The records below must be copied out completely and exactly.

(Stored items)
= = = = =

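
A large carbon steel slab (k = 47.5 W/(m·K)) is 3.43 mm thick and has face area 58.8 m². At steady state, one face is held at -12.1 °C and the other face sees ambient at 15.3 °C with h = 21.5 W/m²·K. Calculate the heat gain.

Q = 34.6 kW

Resistance network (inner→outer):
  R_carbon steel = L/(kA) = 0.00343/(47.5·58.8) = 1.228×10^-6 K/W
  R_conv,out = 1/(hA) = 1/(21.5·58.8) = 7.910×10^-4 K/W
ΣR = 1.228×10^-6 + 7.910×10^-4 = 7.922×10^-4 K/W
Q = ΔT/ΣR = (-12.1 °C − 15.3 °C)/7.922×10^-4 = -34600 W
(Negative Q ⇒ heat flows inward; heat gain = 34600 W.)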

= = = = =

### Solved problem
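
A large carbon steel slab (k = 47.5 W/(m·K)) is 3.43 mm thick and has face area 58.8 m². At steady state, one face is held at -12.1 °C and the other face sees ambient at 15.3 °C with h = 21.5 W/m²·K. Calculate the heat gain.

Q = 34.6 kW

Resistance network (inner→outer):
  R_carbon steel = L/(kA) = 0.00343/(47.5·58.8) = 1.228×10^-6 K/W
  R_conv,out = 1/(hA) = 1/(21.5·58.8) = 7.910×10^-4 K/W
ΣR = 1.228×10^-6 + 7.910×10^-4 = 7.922×10^-4 K/W
Q = ΔT/ΣR = (-12.1 °C − 15.3 °C)/7.922×10^-4 = -34600 W
(Negative Q ⇒ heat flows inward; heat gain = 34600 W.)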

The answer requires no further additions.